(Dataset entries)
--- START ---
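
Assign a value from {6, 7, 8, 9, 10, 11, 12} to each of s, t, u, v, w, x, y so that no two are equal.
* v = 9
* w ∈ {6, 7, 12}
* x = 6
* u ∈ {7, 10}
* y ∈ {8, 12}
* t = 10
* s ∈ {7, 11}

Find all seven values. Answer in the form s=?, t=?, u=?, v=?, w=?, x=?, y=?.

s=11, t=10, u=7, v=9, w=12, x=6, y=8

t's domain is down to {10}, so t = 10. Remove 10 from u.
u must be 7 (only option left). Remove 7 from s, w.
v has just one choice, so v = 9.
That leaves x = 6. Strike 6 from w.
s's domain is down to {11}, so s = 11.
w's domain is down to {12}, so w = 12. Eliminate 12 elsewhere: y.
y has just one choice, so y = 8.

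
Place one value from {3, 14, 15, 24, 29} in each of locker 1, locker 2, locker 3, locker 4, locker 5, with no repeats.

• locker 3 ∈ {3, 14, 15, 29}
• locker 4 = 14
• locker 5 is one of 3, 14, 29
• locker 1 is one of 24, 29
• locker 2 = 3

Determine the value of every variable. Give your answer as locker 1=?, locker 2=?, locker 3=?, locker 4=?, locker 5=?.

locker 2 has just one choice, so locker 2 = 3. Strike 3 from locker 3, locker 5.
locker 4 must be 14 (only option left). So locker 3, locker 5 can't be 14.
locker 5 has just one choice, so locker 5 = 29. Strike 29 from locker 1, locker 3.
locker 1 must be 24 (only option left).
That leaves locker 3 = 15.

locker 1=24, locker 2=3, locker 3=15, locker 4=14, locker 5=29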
--- END ---
Work request:
With nothing left out, copy every record exactly.

Result:
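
Assign a value from {6, 7, 8, 9, 10, 11, 12} to each of s, t, u, v, w, x, y so that no two are equal.
* v = 9
* w ∈ {6, 7, 12}
* x = 6
* u ∈ {7, 10}
* y ∈ {8, 12}
* t = 10
* s ∈ {7, 11}

Find all seven values. Answer in the form s=?, t=?, u=?, v=?, w=?, x=?, y=?.

s=11, t=10, u=7, v=9, w=12, x=6, y=8

t's domain is down to {10}, so t = 10. Remove 10 from u.
u must be 7 (only option left). Remove 7 from s, w.
v has just one choice, so v = 9.
That leaves x = 6. Strike 6 from w.
s's domain is down to {11}, so s = 11.
w's domain is down to {12}, so w = 12. Eliminate 12 elsewhere: y.
y has just one choice, so y = 8.

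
Place one value from {3, 14, 15, 24, 29} in each of locker 1, locker 2, locker 3, locker 4, locker 5, with no repeats.

• locker 3 ∈ {3, 14, 15, 29}
• locker 4 = 14
• locker 5 is one of 3, 14, 29
• locker 1 is one of 24, 29
• locker 2 = 3

Determine the value of every variable. Give your answer as locker 1=?, locker 2=?, locker 3=?, locker 4=?, locker 5=?.

locker 2 has just one choice, so locker 2 = 3. Strike 3 from locker 3, locker 5.
locker 4 must be 14 (only option left). So locker 3, locker 5 can't be 14.
locker 5 has just one choice, so locker 5 = 29. Strike 29 from locker 1, locker 3.
locker 1 must be 24 (only option left).
That leaves locker 3 = 15.

locker 1=24, locker 2=3, locker 3=15, locker 4=14, locker 5=29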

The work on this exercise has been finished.